Activity:
Extract the listing below in full, unchanged.

[[ Exercise material open ]]

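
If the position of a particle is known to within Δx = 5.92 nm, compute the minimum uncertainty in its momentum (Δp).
8.907 × 10^-27 kg·m/s

Using the Heisenberg uncertainty principle:
ΔxΔp ≥ ℏ/2

The minimum uncertainty in momentum is:
Δp_min = ℏ/(2Δx)
Δp_min = (1.055e-34 J·s) / (2 × 5.920e-09 m)
Δp_min = 8.907e-27 kg·m/s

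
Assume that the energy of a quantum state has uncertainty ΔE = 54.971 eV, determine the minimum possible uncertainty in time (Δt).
5.987 as

Using the energy-time uncertainty principle:
ΔEΔt ≥ ℏ/2

The minimum uncertainty in time is:
Δt_min = ℏ/(2ΔE)
Δt_min = (1.055e-34 J·s) / (2 × 8.807e-18 J)
Δt_min = 5.987e-18 s = 5.987 as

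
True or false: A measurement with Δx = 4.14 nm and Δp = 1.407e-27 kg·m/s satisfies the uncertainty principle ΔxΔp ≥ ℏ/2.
No, it violates the uncertainty principle (impossible measurement).

Calculate the product ΔxΔp:
ΔxΔp = (4.140e-09 m) × (1.407e-27 kg·m/s)
ΔxΔp = 5.825e-36 J·s

Compare to the minimum allowed value ℏ/2:
ℏ/2 = 5.273e-35 J·s

Since ΔxΔp = 5.825e-36 J·s < 5.273e-35 J·s = ℏ/2,
the measurement violates the uncertainty principle.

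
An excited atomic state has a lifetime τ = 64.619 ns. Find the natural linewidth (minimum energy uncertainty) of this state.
5.093 neV

Using the energy-time uncertainty principle:
ΔEΔt ≥ ℏ/2

The lifetime τ represents the time uncertainty Δt.
The natural linewidth (minimum energy uncertainty) is:

ΔE = ℏ/(2τ)
ΔE = (1.055e-34 J·s) / (2 × 6.462e-08 s)
ΔE = 8.160e-28 J = 5.093 neV

This natural linewidth limits the precision of spectroscopic measurements.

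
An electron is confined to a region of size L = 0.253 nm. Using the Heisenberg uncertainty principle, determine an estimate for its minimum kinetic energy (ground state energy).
148.807 meV

Using the uncertainty principle to estimate ground state energy:

1. The position uncertainty is approximately the confinement size:
   Δx ≈ L = 2.530e-10 m

2. From ΔxΔp ≥ ℏ/2, the minimum momentum uncertainty is:
   Δp ≈ ℏ/(2L) = 2.084e-25 kg·m/s

3. The kinetic energy is approximately:
   KE ≈ (Δp)²/(2m) = (2.084e-25)²/(2 × 9.109e-31 kg)
   KE ≈ 2.384e-20 J = 148.807 meV

This is an order-of-magnitude estimate of the ground state energy.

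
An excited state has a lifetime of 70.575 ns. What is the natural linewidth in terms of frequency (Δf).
1.128 MHz

Using the energy-time uncertainty principle and E = hf:
ΔEΔt ≥ ℏ/2
hΔf·Δt ≥ ℏ/2

The minimum frequency uncertainty is:
Δf = ℏ/(2hτ) = 1/(4πτ)
Δf = 1/(4π × 7.058e-08 s)
Δf = 1.128e+06 Hz = 1.128 MHz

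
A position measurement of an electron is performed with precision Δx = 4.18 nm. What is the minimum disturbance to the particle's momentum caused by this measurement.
1.261 × 10^-26 kg·m/s

The uncertainty principle implies that measuring position disturbs momentum:
ΔxΔp ≥ ℏ/2

When we measure position with precision Δx, we necessarily introduce a momentum uncertainty:
Δp ≥ ℏ/(2Δx)
Δp_min = (1.055e-34 J·s) / (2 × 4.180e-09 m)
Δp_min = 1.261e-26 kg·m/s

The more precisely we measure position, the greater the momentum disturbance.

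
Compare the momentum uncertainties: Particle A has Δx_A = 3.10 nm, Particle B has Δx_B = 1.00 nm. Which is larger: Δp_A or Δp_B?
Particle B has the larger minimum momentum uncertainty, by a factor of 3.10.

For each particle, the minimum momentum uncertainty is Δp_min = ℏ/(2Δx):

Particle A: Δp_A = ℏ/(2×3.100e-09 m) = 1.701e-26 kg·m/s
Particle B: Δp_B = ℏ/(2×1.000e-09 m) = 5.273e-26 kg·m/s

Ratio: Δp_B/Δp_A = 3.10

Since Δp_min ∝ 1/Δx, the particle with smaller position uncertainty (B) has larger momentum uncertainty.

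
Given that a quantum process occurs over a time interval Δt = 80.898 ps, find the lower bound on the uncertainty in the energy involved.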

[[ Exercise material closed ]]

Answer for this exercise:
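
If the position of a particle is known to within Δx = 5.92 nm, compute the minimum uncertainty in its momentum (Δp).
8.907 × 10^-27 kg·m/s

Using the Heisenberg uncertainty principle:
ΔxΔp ≥ ℏ/2

The minimum uncertainty in momentum is:
Δp_min = ℏ/(2Δx)
Δp_min = (1.055e-34 J·s) / (2 × 5.920e-09 m)
Δp_min = 8.907e-27 kg·m/s

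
Assume that the energy of a quantum state has uncertainty ΔE = 54.971 eV, determine the minimum possible uncertainty in time (Δt).
5.987 as

Using the energy-time uncertainty principle:
ΔEΔt ≥ ℏ/2

The minimum uncertainty in time is:
Δt_min = ℏ/(2ΔE)
Δt_min = (1.055e-34 J·s) / (2 × 8.807e-18 J)
Δt_min = 5.987e-18 s = 5.987 as

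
True or false: A measurement with Δx = 4.14 nm and Δp = 1.407e-27 kg·m/s satisfies the uncertainty principle ΔxΔp ≥ ℏ/2.
No, it violates the uncertainty principle (impossible measurement).

Calculate the product ΔxΔp:
ΔxΔp = (4.140e-09 m) × (1.407e-27 kg·m/s)
ΔxΔp = 5.825e-36 J·s

Compare to the minimum allowed value ℏ/2:
ℏ/2 = 5.273e-35 J·s

Since ΔxΔp = 5.825e-36 J·s < 5.273e-35 J·s = ℏ/2,
the measurement violates the uncertainty principle.

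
An excited atomic state has a lifetime τ = 64.619 ns. Find the natural linewidth (minimum energy uncertainty) of this state.
5.093 neV

Using the energy-time uncertainty principle:
ΔEΔt ≥ ℏ/2

The lifetime τ represents the time uncertainty Δt.
The natural linewidth (minimum energy uncertainty) is:

ΔE = ℏ/(2τ)
ΔE = (1.055e-34 J·s) / (2 × 6.462e-08 s)
ΔE = 8.160e-28 J = 5.093 neV

This natural linewidth limits the precision of spectroscopic measurements.

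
An electron is confined to a region of size L = 0.253 nm. Using the Heisenberg uncertainty principle, determine an estimate for its minimum kinetic energy (ground state energy).
148.807 meV

Using the uncertainty principle to estimate ground state energy:

1. The position uncertainty is approximately the confinement size:
   Δx ≈ L = 2.530e-10 m

2. From ΔxΔp ≥ ℏ/2, the minimum momentum uncertainty is:
   Δp ≈ ℏ/(2L) = 2.084e-25 kg·m/s

3. The kinetic energy is approximately:
   KE ≈ (Δp)²/(2m) = (2.084e-25)²/(2 × 9.109e-31 kg)
   KE ≈ 2.384e-20 J = 148.807 meV

This is an order-of-magnitude estimate of the ground state energy.

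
An excited state has a lifetime of 70.575 ns. What is the natural linewidth in terms of frequency (Δf).
1.128 MHz

Using the energy-time uncertainty principle and E = hf:
ΔEΔt ≥ ℏ/2
hΔf·Δt ≥ ℏ/2

The minimum frequency uncertainty is:
Δf = ℏ/(2hτ) = 1/(4πτ)
Δf = 1/(4π × 7.058e-08 s)
Δf = 1.128e+06 Hz = 1.128 MHz

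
A position measurement of an electron is performed with precision Δx = 4.18 nm. What is the minimum disturbance to the particle's momentum caused by this measurement.
1.261 × 10^-26 kg·m/s

The uncertainty principle implies that measuring position disturbs momentum:
ΔxΔp ≥ ℏ/2

When we measure position with precision Δx, we necessarily introduce a momentum uncertainty:
Δp ≥ ℏ/(2Δx)
Δp_min = (1.055e-34 J·s) / (2 × 4.180e-09 m)
Δp_min = 1.261e-26 kg·m/s

The more precisely we measure position, the greater the momentum disturbance.

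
Compare the momentum uncertainties: Particle A has Δx_A = 3.10 nm, Particle B has Δx_B = 1.00 nm. Which is larger: Δp_A or Δp_B?
Particle B has the larger minimum momentum uncertainty, by a factor of 3.10.

For each particle, the minimum momentum uncertainty is Δp_min = ℏ/(2Δx):

Particle A: Δp_A = ℏ/(2×3.100e-09 m) = 1.701e-26 kg·m/s
Particle B: Δp_B = ℏ/(2×1.000e-09 m) = 5.273e-26 kg·m/s

Ratio: Δp_B/Δp_A = 3.10

Since Δp_min ∝ 1/Δx, the particle with smaller position uncertainty (B) has larger momentum uncertainty.

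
Given that a quantum process occurs over a time interval Δt = 80.898 ps, find the lower bound on the uncertainty in the energy involved.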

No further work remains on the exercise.